What the exercise asks: The answer must be the complete listing, copied exactly.

Working data:
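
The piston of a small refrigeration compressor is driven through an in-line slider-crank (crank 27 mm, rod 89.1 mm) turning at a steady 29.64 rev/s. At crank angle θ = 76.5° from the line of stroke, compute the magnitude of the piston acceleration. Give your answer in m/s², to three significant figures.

ω = 2π·29.6 = 186.2 rad/s
x(θ) = r cosθ + √(L² − r² sin²θ); with ω constant, a = ω²·d²x/dθ².
d²x/dθ² = −r cosθ − r²(cos2θ)/√u − r⁴ sin²2θ/(4u^{3/2}),  u = L² − r² sin²θ = 0.00724954 m².
Substituting r = 0.027 m, L = 0.0891 m, θ = 76.5°: d²x/dθ² = +0.0012814 m.
a = ω²·d²x/dθ² = (186.2)²·(+0.0012814) = +44.441 m/s²;  |a| = 44.441 m/s².

44.4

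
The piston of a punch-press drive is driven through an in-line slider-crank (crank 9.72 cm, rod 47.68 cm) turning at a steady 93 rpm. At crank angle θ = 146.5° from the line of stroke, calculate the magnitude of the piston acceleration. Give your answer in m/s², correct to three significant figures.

ω = 2π·93/60 = 9.739 rad/s
x(θ) = r cosθ + √(L² − r² sin²θ); with ω constant, a = ω²·d²x/dθ².
d²x/dθ² = −r cosθ − r²(cos2θ)/√u − r⁴ sin²2θ/(4u^{3/2}),  u = L² − r² sin²θ = 0.22446 m².
Substituting r = 0.0972 m, L = 0.4768 m, θ = 146.5°: d²x/dθ² = +0.073084 m.
a = ω²·d²x/dθ² = (9.739)²·(+0.073084) = +6.9318 m/s²;  |a| = 6.9318 m/s².

6.93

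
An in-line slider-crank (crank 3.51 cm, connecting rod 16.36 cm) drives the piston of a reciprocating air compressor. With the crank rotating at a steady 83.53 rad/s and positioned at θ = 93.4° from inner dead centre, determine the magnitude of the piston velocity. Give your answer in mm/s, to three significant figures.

2890

ω = 83.53 rad/s
For an in-line slider-crank, x = r cosθ + √(L² − r² sin²θ), so v = −rω sinθ·[1 + r cosθ/√(L² − r² sin²θ)].
With r = 0.0351 m, L = 0.1636 m, θ = 93.4°: √(L² − r² sin²θ) = 0.1598 m.
v = −0.0351·83.53·0.99824·[1 + 0.0351·-0.05931/0.1598] = -2.8886 m/s.
|v| = 2.8886 m/s = 2888.6 mm/s.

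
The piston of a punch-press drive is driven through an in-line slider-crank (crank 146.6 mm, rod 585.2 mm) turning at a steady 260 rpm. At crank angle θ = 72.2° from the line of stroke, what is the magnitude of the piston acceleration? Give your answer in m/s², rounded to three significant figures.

ω = 2π·260/60 = 27.23 rad/s
x(θ) = r cosθ + √(L² − r² sin²θ); with ω constant, a = ω²·d²x/dθ².
d²x/dθ² = −r cosθ − r²(cos2θ)/√u − r⁴ sin²2θ/(4u^{3/2}),  u = L² − r² sin²θ = 0.322976 m².
Substituting r = 0.1466 m, L = 0.5852 m, θ = 72.2°: d²x/dθ² = -0.014279 m.
a = ω²·d²x/dθ² = (27.23)²·(-0.014279) = -10.586 m/s²;  |a| = 10.586 m/s².

10.6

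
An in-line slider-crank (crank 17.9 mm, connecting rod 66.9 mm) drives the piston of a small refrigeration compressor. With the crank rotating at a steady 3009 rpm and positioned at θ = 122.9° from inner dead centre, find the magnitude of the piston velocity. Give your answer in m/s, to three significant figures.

ω = 2π·3009/60 = 315.1 rad/s
For an in-line slider-crank, x = r cosθ + √(L² − r² sin²θ), so v = −rω sinθ·[1 + r cosθ/√(L² − r² sin²θ)].
With r = 0.0179 m, L = 0.0669 m, θ = 122.9°: √(L² − r² sin²θ) = 0.06519 m.
v = −0.0179·315.1·0.83962·[1 + 0.0179·-0.54317/0.06519] = -4.0294 m/s.
|v| = 4.0294 m/s.

4.03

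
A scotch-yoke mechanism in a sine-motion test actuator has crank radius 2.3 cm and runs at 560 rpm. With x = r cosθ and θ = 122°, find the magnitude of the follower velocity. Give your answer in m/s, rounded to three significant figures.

ω = 58.64 rad/s (from 560 rpm).
x = r cosθ ⇒ ẋ = −rω sinθ.
|v| = rω|sinθ| = 0.023·58.64·|sin 122°| = 1.1438 m/s.

1.14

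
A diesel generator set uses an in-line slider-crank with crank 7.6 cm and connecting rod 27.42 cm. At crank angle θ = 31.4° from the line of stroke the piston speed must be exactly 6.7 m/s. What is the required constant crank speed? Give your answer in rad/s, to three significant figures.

137

For an in-line slider-crank, |v_piston| = rω|sinθ|·[1 + r cosθ/√(L² − r² sin²θ)].
With r = 0.076 m, L = 0.2742 m, θ = 31.4°: the bracketed kinematic factor |dx/dθ| = 0.049064 m.
ω = v/|dx/dθ| = 6.7/0.049064 = 136.56 rad/s.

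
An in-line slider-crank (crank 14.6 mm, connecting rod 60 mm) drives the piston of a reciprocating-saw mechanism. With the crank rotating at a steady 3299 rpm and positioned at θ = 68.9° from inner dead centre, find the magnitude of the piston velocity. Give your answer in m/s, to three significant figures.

5.13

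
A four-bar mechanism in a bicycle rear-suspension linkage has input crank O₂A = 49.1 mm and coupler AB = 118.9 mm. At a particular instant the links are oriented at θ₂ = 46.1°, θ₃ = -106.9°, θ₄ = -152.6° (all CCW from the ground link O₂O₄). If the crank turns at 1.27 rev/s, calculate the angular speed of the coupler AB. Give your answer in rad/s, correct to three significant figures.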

Exercise result:
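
The piston of a small refrigeration compressor is driven through an in-line slider-crank (crank 27 mm, rod 89.1 mm) turning at a steady 29.64 rev/s. At crank angle θ = 76.5° from the line of stroke, compute the magnitude of the piston acceleration. Give your answer in m/s², to three significant figures.

ω = 2π·29.6 = 186.2 rad/s
x(θ) = r cosθ + √(L² − r² sin²θ); with ω constant, a = ω²·d²x/dθ².
d²x/dθ² = −r cosθ − r²(cos2θ)/√u − r⁴ sin²2θ/(4u^{3/2}),  u = L² − r² sin²θ = 0.00724954 m².
Substituting r = 0.027 m, L = 0.0891 m, θ = 76.5°: d²x/dθ² = +0.0012814 m.
a = ω²·d²x/dθ² = (186.2)²·(+0.0012814) = +44.441 m/s²;  |a| = 44.441 m/s².

44.4

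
The piston of a punch-press drive is driven through an in-line slider-crank (crank 9.72 cm, rod 47.68 cm) turning at a steady 93 rpm. At crank angle θ = 146.5° from the line of stroke, calculate the magnitude of the piston acceleration. Give your answer in m/s², correct to three significant figures.

ω = 2π·93/60 = 9.739 rad/s
x(θ) = r cosθ + √(L² − r² sin²θ); with ω constant, a = ω²·d²x/dθ².
d²x/dθ² = −r cosθ − r²(cos2θ)/√u − r⁴ sin²2θ/(4u^{3/2}),  u = L² − r² sin²θ = 0.22446 m².
Substituting r = 0.0972 m, L = 0.4768 m, θ = 146.5°: d²x/dθ² = +0.073084 m.
a = ω²·d²x/dθ² = (9.739)²·(+0.073084) = +6.9318 m/s²;  |a| = 6.9318 m/s².

6.93

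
An in-line slider-crank (crank 3.51 cm, connecting rod 16.36 cm) drives the piston of a reciprocating air compressor. With the crank rotating at a steady 83.53 rad/s and positioned at θ = 93.4° from inner dead centre, determine the magnitude of the piston velocity. Give your answer in mm/s, to three significant figures.

2890

ω = 83.53 rad/s
For an in-line slider-crank, x = r cosθ + √(L² − r² sin²θ), so v = −rω sinθ·[1 + r cosθ/√(L² − r² sin²θ)].
With r = 0.0351 m, L = 0.1636 m, θ = 93.4°: √(L² − r² sin²θ) = 0.1598 m.
v = −0.0351·83.53·0.99824·[1 + 0.0351·-0.05931/0.1598] = -2.8886 m/s.
|v| = 2.8886 m/s = 2888.6 mm/s.

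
The piston of a punch-press drive is driven through an in-line slider-crank (crank 146.6 mm, rod 585.2 mm) turning at a steady 260 rpm. At crank angle θ = 72.2° from the line of stroke, what is the magnitude of the piston acceleration? Give your answer in m/s², rounded to three significant figures.

ω = 2π·260/60 = 27.23 rad/s
x(θ) = r cosθ + √(L² − r² sin²θ); with ω constant, a = ω²·d²x/dθ².
d²x/dθ² = −r cosθ − r²(cos2θ)/√u − r⁴ sin²2θ/(4u^{3/2}),  u = L² − r² sin²θ = 0.322976 m².
Substituting r = 0.1466 m, L = 0.5852 m, θ = 72.2°: d²x/dθ² = -0.014279 m.
a = ω²·d²x/dθ² = (27.23)²·(-0.014279) = -10.586 m/s²;  |a| = 10.586 m/s².

10.6

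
An in-line slider-crank (crank 17.9 mm, connecting rod 66.9 mm) drives the piston of a small refrigeration compressor. With the crank rotating at a steady 3009 rpm and positioned at θ = 122.9° from inner dead centre, find the magnitude of the piston velocity. Give your answer in m/s, to three significant figures.

ω = 2π·3009/60 = 315.1 rad/s
For an in-line slider-crank, x = r cosθ + √(L² − r² sin²θ), so v = −rω sinθ·[1 + r cosθ/√(L² − r² sin²θ)].
With r = 0.0179 m, L = 0.0669 m, θ = 122.9°: √(L² − r² sin²θ) = 0.06519 m.
v = −0.0179·315.1·0.83962·[1 + 0.0179·-0.54317/0.06519] = -4.0294 m/s.
|v| = 4.0294 m/s.

4.03

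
A scotch-yoke mechanism in a sine-motion test actuator has crank radius 2.3 cm and runs at 560 rpm. With x = r cosθ and θ = 122°, find the magnitude of the follower velocity. Give your answer in m/s, rounded to three significant figures.

ω = 58.64 rad/s (from 560 rpm).
x = r cosθ ⇒ ẋ = −rω sinθ.
|v| = rω|sinθ| = 0.023·58.64·|sin 122°| = 1.1438 m/s.

1.14

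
A diesel generator set uses an in-line slider-crank with crank 7.6 cm and connecting rod 27.42 cm. At crank angle θ = 31.4° from the line of stroke the piston speed must be exactly 6.7 m/s. What is the required constant crank speed? Give your answer in rad/s, to three significant figures.

137

For an in-line slider-crank, |v_piston| = rω|sinθ|·[1 + r cosθ/√(L² − r² sin²θ)].
With r = 0.076 m, L = 0.2742 m, θ = 31.4°: the bracketed kinematic factor |dx/dθ| = 0.049064 m.
ω = v/|dx/dθ| = 6.7/0.049064 = 136.56 rad/s.

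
An in-line slider-crank (crank 14.6 mm, connecting rod 60 mm) drives the piston of a reciprocating-saw mechanism. With the crank rotating at a steady 3299 rpm and positioned at θ = 68.9° from inner dead centre, find the magnitude of the piston velocity. Give your answer in m/s, to three significant figures.

5.13

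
A four-bar mechanism in a bicycle rear-suspension linkage has input crank O₂A = 49.1 mm and coupler AB = 118.9 mm. At a particular instant the links are oriented at θ₂ = 46.1°, θ₃ = -106.9°, θ₄ = -152.6° (all CCW from the ground link O₂O₄). If the crank turns at 1.27 rev/s, calculate the angular speed of the coupler AB. Give your answer in rad/s, correct to three significant figures.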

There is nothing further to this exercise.